**PROBLEM STATEMENT**
Collect the lines of the entries where "fovreent" shows up.
* * * *
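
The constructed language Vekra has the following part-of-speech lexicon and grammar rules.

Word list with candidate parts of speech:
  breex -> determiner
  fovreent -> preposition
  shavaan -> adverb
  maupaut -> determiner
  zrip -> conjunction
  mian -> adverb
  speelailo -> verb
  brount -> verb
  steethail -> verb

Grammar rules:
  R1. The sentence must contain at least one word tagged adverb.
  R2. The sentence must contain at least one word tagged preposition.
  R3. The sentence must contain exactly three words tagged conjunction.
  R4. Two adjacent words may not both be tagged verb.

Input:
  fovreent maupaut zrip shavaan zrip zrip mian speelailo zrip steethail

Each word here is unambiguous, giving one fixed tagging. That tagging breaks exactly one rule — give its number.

Fixed tagging: preposition determiner conjunction adverb conjunction conjunction adverb verb conjunction verb.
Checking each rule: R1 ✓, R2 ✓, R3 ✗, R4 ✓.
Only rule 3 fails.

3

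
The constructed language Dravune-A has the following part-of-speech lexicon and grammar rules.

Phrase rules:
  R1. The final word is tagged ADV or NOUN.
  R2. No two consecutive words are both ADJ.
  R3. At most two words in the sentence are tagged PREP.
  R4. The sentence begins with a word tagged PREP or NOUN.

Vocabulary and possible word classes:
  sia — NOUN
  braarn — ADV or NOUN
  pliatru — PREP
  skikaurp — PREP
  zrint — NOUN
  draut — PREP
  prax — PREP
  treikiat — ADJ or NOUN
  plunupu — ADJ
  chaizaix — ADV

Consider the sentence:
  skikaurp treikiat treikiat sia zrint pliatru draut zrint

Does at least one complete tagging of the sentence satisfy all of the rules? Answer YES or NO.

Candidates per position — 1:skikaurp {PREP}; 2:treikiat {ADJ,NOUN}; 3:treikiat {ADJ,NOUN}; 4:sia {NOUN}; 5:zrint {NOUN}; 6:pliatru {PREP}; 7:draut {PREP}; 8:zrint {NOUN}.
Rule 3 cannot be satisfied by any choice of tags from the lexicon.
So there is no consistent tagging.

NO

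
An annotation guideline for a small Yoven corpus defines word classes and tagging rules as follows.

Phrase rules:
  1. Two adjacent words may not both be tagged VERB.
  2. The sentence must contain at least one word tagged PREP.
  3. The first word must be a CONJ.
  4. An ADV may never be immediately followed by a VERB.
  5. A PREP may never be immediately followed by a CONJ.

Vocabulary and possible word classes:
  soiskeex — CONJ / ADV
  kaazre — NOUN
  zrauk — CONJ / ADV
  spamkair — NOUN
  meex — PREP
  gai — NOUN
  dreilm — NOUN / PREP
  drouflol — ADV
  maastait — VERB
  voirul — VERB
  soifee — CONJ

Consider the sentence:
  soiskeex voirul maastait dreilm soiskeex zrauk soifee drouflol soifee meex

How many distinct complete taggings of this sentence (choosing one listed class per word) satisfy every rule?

Candidates per position — 1:soiskeex {CONJ,ADV}; 2:voirul {VERB}; 3:maastait {VERB}; 4:dreilm {NOUN,PREP}; 5:soiskeex {CONJ,ADV}; 6:zrauk {CONJ,ADV}; 7:soifee {CONJ}; 8:drouflol {ADV}; 9:soifee {CONJ}; 10:meex {PREP}.
There are 16 candidate sequences in total.
Rule 1 cannot be satisfied by any choice of tags from the lexicon.
So there is no consistent tagging.
Count = 0.

0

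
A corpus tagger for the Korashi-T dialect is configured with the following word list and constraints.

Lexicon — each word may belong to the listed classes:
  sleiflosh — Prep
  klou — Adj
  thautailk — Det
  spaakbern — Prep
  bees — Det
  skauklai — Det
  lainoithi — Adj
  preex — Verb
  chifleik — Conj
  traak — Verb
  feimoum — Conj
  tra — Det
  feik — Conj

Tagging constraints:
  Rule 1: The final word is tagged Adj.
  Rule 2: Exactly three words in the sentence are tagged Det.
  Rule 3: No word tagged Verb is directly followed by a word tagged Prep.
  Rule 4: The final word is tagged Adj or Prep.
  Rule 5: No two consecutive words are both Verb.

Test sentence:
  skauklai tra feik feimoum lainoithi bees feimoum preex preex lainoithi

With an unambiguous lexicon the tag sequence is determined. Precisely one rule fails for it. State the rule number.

5

Fixed tagging: Det Det Conj Conj Adj Det Conj Verb Verb Adj.
Rule check: R1 pass, R2 pass, R3 pass, R4 pass, R5 fail.
Only rule 5 fails.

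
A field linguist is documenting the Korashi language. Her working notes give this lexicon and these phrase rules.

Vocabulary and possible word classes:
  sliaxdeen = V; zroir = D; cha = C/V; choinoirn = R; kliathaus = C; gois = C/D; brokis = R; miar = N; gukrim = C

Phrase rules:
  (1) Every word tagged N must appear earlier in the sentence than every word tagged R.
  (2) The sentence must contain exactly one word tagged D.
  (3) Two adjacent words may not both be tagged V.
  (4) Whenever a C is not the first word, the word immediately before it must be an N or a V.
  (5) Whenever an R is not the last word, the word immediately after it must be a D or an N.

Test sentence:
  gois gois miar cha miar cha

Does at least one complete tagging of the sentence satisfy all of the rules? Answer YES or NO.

Candidates per position — 1:gois {C,D}; 2:gois {C,D}; 3:miar {N}; 4:cha {C,V}; 5:miar {N}; 6:cha {C,V}.
One satisfying assignment: C D N V N V.
Verifying each rule — rule 1 ✓; rule 2 ✓; rule 3 ✓; rule 4 ✓; rule 5 ✓.

YES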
* * * *
**REPLY TO THE EXERCISE**
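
  fovreent -> preposition
  fovreent maupaut zrip shavaan zrip zrip mian speelailo zrip steethail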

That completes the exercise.